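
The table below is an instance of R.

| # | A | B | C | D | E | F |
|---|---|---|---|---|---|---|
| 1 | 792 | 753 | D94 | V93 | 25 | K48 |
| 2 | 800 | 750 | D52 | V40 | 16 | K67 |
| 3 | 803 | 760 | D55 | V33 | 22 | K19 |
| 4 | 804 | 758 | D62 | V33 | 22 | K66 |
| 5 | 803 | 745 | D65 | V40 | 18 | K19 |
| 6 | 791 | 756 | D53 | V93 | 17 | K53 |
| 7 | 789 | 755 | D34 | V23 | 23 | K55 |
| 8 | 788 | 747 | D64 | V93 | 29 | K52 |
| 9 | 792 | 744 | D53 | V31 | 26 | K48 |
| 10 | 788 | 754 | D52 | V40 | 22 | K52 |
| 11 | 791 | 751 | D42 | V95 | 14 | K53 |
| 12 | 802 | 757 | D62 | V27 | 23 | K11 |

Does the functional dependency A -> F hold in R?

Yes

A=792: rows 1, 9 → F = K48, K48 ✓
A=800: row 2 → F = K67 ✓
A=803: rows 3, 5 → F = K19, K19 ✓
A=804: row 4 → F = K66 ✓
A=791: rows 6, 11 → F = K53, K53 ✓
A=789: row 7 → F = K55 ✓
A=788: rows 8, 10 → F = K52, K52 ✓
A=802: row 12 → F = K11 ✓
Every A value is associated with a single F value, so A -> F holds.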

» **Problem requirements**
Take the listing above and repeat exactly the lines from the one containing "V23 | 23 | K55 |" through the one containing "V27 | 23 | K11 |", both included.

» **Solution for this task**
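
| 7 | 789 | 755 | D34 | V23 | 23 | K55 |
| 8 | 788 | 747 | D64 | V93 | 29 | K52 |
| 9 | 792 | 744 | D53 | V31 | 26 | K48 |
| 10 | 788 | 754 | D52 | V40 | 22 | K52 |
| 11 | 791 | 751 | D42 | V95 | 14 | K53 |
| 12 | 802 | 757 | D62 | V27 | 23 | K11 |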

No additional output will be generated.